**TRY IT:**
Only the lines from the one containing "#10: tuition 68" to the end of the data are wanted; print them exactly as they appear.

Dataset excerpts
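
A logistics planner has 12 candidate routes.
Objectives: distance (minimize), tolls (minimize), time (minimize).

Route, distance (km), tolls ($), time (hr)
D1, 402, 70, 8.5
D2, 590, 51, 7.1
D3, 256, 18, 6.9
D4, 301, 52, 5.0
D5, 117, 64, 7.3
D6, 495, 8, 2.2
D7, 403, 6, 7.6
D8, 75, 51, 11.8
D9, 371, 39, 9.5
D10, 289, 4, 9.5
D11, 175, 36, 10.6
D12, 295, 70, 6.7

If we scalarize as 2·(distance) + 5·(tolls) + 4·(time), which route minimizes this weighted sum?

D1: 2·402 + 5·70 + 4·8.5 = 1188.0
D2: 2·590 + 5·51 + 4·7.1 = 1463.4
D3: 2·256 + 5·18 + 4·6.9 = 629.6
D4: 2·301 + 5·52 + 4·5.0 = 882.0
D5: 2·117 + 5·64 + 4·7.3 = 583.2
D6: 2·495 + 5·8 + 4·2.2 = 1038.8
D7: 2·403 + 5·6 + 4·7.6 = 866.4
D8: 2·75 + 5·51 + 4·11.8 = 452.2
D9: 2·371 + 5·39 + 4·9.5 = 975.0
D10: 2·289 + 5·4 + 4·9.5 = 636.0
D11: 2·175 + 5·36 + 4·10.6 = 572.4
D12: 2·295 + 5·70 + 4·6.7 = 966.8
Lowest: D8 at 452.2.

D8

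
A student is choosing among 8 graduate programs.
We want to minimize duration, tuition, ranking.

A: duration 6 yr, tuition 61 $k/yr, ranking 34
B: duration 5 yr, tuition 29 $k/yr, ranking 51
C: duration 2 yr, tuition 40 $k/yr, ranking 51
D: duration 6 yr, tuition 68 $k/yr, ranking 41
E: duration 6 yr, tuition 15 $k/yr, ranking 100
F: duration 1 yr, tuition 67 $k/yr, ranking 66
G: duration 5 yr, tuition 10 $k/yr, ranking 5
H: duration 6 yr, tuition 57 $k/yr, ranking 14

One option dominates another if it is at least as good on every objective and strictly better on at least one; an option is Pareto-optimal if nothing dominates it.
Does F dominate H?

F vs H: F is worse on tuition (67 vs 57), so it does not dominate H.

No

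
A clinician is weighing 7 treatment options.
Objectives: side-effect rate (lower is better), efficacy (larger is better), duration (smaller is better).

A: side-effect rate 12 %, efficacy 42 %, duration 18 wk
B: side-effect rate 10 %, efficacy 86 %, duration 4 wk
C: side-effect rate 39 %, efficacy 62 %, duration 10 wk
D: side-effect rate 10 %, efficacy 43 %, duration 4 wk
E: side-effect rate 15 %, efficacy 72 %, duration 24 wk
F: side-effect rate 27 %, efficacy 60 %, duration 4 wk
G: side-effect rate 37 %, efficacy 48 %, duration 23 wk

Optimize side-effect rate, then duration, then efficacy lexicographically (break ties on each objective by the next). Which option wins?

First minimize side-effect rate: best is 10, kept {B, D}.
Then minimize duration: best is 4, kept {B, D}.
Then maximize efficacy: best is 86, kept {B}.

B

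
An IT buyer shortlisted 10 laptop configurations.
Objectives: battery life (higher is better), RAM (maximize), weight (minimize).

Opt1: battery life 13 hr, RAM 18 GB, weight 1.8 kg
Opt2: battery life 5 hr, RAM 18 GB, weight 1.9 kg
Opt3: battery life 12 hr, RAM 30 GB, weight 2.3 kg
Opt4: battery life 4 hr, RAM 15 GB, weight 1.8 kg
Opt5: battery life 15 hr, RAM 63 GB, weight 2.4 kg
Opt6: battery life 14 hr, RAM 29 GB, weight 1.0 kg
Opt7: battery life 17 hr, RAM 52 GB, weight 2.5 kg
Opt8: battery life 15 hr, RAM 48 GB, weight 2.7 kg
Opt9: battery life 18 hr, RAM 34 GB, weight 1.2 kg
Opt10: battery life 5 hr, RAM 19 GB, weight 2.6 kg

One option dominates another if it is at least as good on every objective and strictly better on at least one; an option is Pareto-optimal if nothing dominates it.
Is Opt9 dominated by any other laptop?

No

Opt1: worse on battery life (13 vs 18).
Opt2: worse on battery life (5 vs 18).
Opt3: worse on battery life (12 vs 18).
Opt4: worse on battery life (4 vs 18).
Opt5: worse on battery life (15 vs 18).
Opt6: worse on battery life (14 vs 18).
Opt7: worse on battery life (17 vs 18).
Opt8: worse on battery life (15 vs 18).
Opt10: worse on battery life (5 vs 18).
No option is at least as good as Opt9 on every objective and strictly better on one.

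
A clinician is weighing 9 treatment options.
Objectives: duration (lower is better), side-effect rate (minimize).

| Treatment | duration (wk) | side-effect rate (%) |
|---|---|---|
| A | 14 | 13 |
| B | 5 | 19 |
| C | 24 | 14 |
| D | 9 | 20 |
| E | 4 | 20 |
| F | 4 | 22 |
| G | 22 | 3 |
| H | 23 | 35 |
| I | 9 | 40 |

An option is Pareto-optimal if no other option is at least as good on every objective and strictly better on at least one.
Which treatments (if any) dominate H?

A: duration 14≤23, side-effect rate 13≤35 — dominates H.
B: duration 5≤23, side-effect rate 19≤35 — dominates H.
D: duration 9≤23, side-effect rate 20≤35 — dominates H.
E: duration 4≤23, side-effect rate 20≤35 — dominates H.
F: duration 4≤23, side-effect rate 22≤35 — dominates H.
G: duration 22≤23, side-effect rate 3≤35 — dominates H.
Others (C, I) are each worse than H on at least one objective.

A, B, D, E, F, G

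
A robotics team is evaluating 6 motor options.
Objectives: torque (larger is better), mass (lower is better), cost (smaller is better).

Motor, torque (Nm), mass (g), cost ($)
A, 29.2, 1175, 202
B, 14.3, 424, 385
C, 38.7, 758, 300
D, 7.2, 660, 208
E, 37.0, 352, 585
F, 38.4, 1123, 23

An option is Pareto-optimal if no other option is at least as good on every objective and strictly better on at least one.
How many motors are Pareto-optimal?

A: dominated by F (torque 38.4≥29.2, mass 1123≤1175, cost 23≤202).
B: not dominated.
C: not dominated (best torque).
D: not dominated.
E: not dominated (best mass).
F: not dominated (best cost).
Pareto-optimal: B, C, D, E, F → 5.

5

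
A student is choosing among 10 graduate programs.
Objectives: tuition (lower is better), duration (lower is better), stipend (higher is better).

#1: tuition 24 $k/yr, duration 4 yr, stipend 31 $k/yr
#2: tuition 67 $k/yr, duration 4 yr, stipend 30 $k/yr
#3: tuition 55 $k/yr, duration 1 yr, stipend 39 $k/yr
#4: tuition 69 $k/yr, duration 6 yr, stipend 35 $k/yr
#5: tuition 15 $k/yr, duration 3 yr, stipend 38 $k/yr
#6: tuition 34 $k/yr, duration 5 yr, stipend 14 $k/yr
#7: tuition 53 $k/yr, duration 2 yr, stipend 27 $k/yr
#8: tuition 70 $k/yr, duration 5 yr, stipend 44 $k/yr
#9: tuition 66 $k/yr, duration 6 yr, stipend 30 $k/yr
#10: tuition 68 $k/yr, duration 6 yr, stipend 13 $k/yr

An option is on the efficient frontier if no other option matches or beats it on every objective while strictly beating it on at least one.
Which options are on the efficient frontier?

#3, #5, #7, #8

#1: dominated by #5 (tuition 15≤24, duration 3≤4, stipend 38≥31).
#2: dominated by #1 (tuition 24≤67, duration 4≤4, stipend 31≥30).
#3: not dominated (best duration).
#4: dominated by #3 (tuition 55≤69, duration 1≤6, stipend 39≥35).
#5: not dominated (best tuition).
#6: dominated by #1 (tuition 24≤34, duration 4≤5, stipend 31≥14).
#7: not dominated.
#8: not dominated (best stipend).
#9: dominated by #1 (tuition 24≤66, duration 4≤6, stipend 31≥30).
#10: dominated by #1 (tuition 24≤68, duration 4≤6, stipend 31≥13).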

**THE ANSWER:**
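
#10: tuition 68 $k/yr, duration 6 yr, stipend 13 $k/yr

An option is on the efficient frontier if no other option matches or beats it on every objective while strictly beating it on at least one.
Which options are on the efficient frontier?

#3, #5, #7, #8

#1: dominated by #5 (tuition 15≤24, duration 3≤4, stipend 38≥31).
#2: dominated by #1 (tuition 24≤67, duration 4≤4, stipend 31≥30).
#3: not dominated (best duration).
#4: dominated by #3 (tuition 55≤69, duration 1≤6, stipend 39≥35).
#5: not dominated (best tuition).
#6: dominated by #1 (tuition 24≤34, duration 4≤5, stipend 31≥14).
#7: not dominated.
#8: not dominated (best stipend).
#9: dominated by #1 (tuition 24≤66, duration 4≤6, stipend 31≥30).
#10: dominated by #1 (tuition 24≤68, duration 4≤6, stipend 31≥13).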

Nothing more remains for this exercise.